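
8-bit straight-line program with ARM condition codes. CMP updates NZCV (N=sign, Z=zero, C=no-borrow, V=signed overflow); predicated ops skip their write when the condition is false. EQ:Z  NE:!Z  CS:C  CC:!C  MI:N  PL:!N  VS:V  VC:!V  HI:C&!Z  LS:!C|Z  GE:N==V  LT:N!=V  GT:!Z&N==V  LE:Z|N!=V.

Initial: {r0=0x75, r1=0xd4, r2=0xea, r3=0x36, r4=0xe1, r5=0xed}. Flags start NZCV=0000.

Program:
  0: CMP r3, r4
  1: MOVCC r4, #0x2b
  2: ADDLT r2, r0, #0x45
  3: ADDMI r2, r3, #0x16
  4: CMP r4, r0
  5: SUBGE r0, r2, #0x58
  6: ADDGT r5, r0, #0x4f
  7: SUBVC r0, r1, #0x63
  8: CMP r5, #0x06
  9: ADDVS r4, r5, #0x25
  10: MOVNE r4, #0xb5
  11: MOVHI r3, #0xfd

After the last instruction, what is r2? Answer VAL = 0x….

VAL = 0xea

0: ✓ CMP  NZCV=0000
1: ✓ MOVCC  r4←0x2b
2: · ADDLT
3: · ADDMI
4: ✓ CMP  NZCV=1000
5: · SUBGE
6: · ADDGT
7: ✓ SUBVC  r0←0x71
8: ✓ CMP  NZCV=1010
9: · ADDVS
10: ✓ MOVNE  r4←0xb5
11: ✓ MOVHI  r3←0xfd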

PROBLEM DETAILS> All lines from the one with "11: MOVHI r3, #0xfd" to the end of the material above should be copied exactly, both ends included, and nothing else.

RESPONSE TO THIS TASK>
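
  11: MOVHI r3, #0xfd

After the last instruction, what is r2? Answer VAL = 0x….

VAL = 0xea

0: ✓ CMP  NZCV=0000
1: ✓ MOVCC  r4←0x2b
2: · ADDLT
3: · ADDMI
4: ✓ CMP  NZCV=1000
5: · SUBGE
6: · ADDGT
7: ✓ SUBVC  r0←0x71
8: ✓ CMP  NZCV=1010
9: · ADDVS
10: ✓ MOVNE  r4←0xb5
11: ✓ MOVHI  r3←0xfd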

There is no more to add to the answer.